(Saved entries)
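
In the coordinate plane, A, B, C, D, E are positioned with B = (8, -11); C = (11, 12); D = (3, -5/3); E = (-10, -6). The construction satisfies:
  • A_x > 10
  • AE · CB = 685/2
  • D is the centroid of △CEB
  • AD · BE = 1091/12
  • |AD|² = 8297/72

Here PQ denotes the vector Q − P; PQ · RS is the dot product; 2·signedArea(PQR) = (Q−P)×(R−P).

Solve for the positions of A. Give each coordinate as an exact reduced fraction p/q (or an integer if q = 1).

1. A_x = 41/4  [AD · BE = 1091/12 ∩ AE · CB = 685/2]
2. A_y = 25/4  [AD · BE = 1091/12 ∩ AE · CB = 685/2]
   → A = (41/4, 25/4)

A = (41/4, 25/4)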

• [Work request]
Every record must be transcribed exactly, with no line skipped.

• [Exercise answer]
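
In the coordinate plane, A, B, C, D, E are positioned with B = (8, -11); C = (11, 12); D = (3, -5/3); E = (-10, -6). The construction satisfies:
  • A_x > 10
  • AE · CB = 685/2
  • D is the centroid of △CEB
  • AD · BE = 1091/12
  • |AD|² = 8297/72

Here PQ denotes the vector Q − P; PQ · RS is the dot product; 2·signedArea(PQR) = (Q−P)×(R−P).

Solve for the positions of A. Give each coordinate as an exact reduced fraction p/q (or an integer if q = 1).

1. A_x = 41/4  [AD · BE = 1091/12 ∩ AE · CB = 685/2]
2. A_y = 25/4  [AD · BE = 1091/12 ∩ AE · CB = 685/2]
   → A = (41/4, 25/4)

A = (41/4, 25/4)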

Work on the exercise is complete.